**Input**.
═══
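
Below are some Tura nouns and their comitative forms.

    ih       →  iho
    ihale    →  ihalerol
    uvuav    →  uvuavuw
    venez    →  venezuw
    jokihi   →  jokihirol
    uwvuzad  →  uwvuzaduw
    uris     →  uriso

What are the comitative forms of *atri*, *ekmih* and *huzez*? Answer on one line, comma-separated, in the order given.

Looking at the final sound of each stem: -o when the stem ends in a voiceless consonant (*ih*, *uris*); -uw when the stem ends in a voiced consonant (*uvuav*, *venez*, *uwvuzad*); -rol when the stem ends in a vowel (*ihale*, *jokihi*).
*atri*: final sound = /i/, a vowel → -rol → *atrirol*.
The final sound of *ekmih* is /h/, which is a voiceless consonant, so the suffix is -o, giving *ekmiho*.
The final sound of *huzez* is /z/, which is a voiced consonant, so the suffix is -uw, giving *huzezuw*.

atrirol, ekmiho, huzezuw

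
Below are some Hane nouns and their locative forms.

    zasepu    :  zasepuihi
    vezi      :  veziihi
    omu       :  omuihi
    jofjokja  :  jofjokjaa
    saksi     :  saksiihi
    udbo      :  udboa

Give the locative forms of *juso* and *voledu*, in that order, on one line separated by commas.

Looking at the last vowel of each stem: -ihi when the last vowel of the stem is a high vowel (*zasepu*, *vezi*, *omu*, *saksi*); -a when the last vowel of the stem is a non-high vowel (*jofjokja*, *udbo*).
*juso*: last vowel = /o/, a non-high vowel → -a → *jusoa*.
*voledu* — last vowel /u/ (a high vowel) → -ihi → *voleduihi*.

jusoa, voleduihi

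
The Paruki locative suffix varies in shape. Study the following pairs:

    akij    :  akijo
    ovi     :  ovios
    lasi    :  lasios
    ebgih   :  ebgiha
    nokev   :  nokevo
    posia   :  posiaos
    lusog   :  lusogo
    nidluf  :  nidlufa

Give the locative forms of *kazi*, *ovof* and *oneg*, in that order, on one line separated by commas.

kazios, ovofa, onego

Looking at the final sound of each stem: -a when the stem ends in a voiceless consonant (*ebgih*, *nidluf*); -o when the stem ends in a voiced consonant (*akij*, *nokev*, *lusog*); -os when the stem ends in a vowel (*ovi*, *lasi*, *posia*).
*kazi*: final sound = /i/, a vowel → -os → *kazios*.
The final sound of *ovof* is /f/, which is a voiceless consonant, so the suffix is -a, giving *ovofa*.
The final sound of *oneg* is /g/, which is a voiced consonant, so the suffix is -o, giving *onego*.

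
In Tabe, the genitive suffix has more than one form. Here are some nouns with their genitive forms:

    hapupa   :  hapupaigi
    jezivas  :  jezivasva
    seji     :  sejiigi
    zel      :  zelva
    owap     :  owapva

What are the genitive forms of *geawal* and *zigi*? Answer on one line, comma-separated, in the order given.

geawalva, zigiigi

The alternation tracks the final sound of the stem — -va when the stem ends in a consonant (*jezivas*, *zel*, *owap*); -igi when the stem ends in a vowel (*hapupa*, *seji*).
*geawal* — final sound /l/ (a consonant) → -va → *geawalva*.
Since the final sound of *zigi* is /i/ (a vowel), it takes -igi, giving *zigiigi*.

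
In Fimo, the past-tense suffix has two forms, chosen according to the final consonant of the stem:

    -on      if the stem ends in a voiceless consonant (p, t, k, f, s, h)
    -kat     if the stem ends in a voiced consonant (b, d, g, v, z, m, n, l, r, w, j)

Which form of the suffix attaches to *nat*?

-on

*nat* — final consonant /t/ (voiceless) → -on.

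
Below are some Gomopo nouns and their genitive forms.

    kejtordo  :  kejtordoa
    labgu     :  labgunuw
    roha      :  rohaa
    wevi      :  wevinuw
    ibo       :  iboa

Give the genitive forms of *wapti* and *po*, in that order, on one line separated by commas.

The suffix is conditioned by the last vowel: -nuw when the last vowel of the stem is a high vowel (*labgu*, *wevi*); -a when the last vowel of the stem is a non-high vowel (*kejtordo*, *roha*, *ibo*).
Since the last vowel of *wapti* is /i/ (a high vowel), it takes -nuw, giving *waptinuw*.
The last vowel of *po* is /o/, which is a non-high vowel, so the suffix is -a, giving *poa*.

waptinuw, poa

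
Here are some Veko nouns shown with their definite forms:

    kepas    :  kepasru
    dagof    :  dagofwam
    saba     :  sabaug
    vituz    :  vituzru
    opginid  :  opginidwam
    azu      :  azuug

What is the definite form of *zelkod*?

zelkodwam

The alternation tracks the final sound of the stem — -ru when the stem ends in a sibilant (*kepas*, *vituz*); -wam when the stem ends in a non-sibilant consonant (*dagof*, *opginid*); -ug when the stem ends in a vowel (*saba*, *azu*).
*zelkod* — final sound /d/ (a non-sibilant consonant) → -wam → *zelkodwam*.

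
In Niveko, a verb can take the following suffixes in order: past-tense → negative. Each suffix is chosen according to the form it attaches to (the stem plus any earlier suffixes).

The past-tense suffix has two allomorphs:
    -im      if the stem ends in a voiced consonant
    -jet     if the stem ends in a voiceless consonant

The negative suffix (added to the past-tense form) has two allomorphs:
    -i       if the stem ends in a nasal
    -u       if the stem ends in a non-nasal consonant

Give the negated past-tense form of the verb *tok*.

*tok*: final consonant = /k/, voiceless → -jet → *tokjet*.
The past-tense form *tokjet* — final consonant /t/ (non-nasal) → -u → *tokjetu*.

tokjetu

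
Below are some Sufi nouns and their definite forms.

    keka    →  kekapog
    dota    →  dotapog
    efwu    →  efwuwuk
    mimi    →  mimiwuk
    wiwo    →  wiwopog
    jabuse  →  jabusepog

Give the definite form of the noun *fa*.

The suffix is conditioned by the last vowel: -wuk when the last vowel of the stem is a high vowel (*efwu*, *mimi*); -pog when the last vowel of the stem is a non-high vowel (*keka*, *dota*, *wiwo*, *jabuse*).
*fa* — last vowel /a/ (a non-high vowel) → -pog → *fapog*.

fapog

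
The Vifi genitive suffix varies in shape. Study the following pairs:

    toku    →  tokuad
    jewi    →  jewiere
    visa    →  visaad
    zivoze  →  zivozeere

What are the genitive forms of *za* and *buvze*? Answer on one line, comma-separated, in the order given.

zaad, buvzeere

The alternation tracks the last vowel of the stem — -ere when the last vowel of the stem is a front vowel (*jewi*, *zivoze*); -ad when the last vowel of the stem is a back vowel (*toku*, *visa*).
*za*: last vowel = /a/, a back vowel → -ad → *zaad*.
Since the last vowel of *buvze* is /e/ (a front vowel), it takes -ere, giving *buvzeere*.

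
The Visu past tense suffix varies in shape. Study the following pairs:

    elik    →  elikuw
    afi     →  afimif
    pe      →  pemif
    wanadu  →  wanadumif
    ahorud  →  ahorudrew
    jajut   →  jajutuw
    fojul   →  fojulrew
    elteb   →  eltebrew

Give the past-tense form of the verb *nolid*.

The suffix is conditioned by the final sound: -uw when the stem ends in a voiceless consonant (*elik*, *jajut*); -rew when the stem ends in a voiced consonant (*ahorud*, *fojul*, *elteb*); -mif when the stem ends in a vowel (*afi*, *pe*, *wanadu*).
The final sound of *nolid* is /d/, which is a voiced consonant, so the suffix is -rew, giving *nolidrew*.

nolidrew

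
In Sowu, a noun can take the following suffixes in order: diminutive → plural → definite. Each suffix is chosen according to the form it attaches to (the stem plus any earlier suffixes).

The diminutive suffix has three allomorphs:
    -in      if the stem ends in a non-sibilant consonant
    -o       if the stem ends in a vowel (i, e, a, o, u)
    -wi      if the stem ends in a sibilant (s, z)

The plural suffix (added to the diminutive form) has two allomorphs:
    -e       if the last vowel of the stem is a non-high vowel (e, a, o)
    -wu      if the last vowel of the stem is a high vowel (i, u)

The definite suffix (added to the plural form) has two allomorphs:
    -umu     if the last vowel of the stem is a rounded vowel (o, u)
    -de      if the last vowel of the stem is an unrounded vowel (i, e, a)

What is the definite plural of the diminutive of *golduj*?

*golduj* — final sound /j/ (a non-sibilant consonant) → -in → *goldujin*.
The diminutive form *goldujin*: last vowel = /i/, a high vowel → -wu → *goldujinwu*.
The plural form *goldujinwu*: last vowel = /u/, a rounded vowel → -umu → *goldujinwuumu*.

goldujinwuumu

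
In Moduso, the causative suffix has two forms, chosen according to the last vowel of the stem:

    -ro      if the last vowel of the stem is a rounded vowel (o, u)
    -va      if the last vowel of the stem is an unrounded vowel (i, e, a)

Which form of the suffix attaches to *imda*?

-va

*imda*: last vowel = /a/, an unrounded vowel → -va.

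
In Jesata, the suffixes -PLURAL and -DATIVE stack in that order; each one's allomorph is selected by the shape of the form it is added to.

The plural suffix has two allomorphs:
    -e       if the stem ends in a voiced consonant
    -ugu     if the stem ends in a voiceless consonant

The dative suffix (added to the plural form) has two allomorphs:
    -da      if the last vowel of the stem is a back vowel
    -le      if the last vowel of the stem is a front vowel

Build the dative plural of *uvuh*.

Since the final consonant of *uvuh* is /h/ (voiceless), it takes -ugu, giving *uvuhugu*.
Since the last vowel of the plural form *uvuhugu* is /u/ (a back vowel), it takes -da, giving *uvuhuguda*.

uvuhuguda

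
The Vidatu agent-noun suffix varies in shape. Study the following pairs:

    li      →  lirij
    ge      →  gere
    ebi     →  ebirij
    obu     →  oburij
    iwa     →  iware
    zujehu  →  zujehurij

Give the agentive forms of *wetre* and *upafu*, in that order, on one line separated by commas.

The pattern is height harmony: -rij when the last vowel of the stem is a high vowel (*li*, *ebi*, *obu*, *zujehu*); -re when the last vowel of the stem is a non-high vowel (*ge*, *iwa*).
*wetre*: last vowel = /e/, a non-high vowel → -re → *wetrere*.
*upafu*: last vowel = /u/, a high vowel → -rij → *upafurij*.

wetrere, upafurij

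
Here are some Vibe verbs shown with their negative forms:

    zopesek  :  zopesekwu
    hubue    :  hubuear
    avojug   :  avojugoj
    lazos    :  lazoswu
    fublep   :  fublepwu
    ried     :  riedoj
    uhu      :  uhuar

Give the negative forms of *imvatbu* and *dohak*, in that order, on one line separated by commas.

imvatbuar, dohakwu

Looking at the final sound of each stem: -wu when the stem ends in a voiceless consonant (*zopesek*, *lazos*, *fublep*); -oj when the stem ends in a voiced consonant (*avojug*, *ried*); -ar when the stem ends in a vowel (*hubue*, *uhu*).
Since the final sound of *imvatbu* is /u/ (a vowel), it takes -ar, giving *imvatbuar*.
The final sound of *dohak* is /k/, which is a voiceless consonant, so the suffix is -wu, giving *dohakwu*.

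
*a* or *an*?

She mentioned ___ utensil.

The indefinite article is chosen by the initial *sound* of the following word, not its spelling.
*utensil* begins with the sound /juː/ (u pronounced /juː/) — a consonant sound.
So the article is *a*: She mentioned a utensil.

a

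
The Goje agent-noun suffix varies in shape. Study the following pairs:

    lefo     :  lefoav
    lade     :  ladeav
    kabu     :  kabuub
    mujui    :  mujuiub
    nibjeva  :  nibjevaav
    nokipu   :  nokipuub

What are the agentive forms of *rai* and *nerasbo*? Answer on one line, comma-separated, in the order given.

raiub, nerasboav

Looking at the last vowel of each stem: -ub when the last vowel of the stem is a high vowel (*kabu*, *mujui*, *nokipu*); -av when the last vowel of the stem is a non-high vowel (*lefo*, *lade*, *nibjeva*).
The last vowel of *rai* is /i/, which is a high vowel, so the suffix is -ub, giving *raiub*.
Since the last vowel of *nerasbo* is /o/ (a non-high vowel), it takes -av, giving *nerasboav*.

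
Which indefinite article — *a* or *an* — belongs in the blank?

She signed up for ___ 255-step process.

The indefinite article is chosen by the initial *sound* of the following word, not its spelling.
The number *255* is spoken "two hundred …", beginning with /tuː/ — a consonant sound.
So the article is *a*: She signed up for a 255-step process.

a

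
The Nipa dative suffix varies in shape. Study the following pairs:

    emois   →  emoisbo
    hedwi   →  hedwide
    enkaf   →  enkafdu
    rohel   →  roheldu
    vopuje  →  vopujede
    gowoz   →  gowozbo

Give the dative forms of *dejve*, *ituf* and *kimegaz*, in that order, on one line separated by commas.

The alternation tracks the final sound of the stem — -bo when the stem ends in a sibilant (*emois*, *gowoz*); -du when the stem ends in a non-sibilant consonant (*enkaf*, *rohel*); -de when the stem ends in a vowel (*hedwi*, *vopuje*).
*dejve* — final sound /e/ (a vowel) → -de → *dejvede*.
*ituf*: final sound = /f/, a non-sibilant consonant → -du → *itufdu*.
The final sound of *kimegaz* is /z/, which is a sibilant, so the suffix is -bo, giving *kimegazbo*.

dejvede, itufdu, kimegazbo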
═══
**Task statement**.
Some lines above contain the word "Below". Copy each of them.

**Exercise solution**.
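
Below are some Tura nouns and their comitative forms.
Below are some Hane nouns and their locative forms.
Below are some Gomopo nouns and their genitive forms.
Below are some Sufi nouns and their definite forms.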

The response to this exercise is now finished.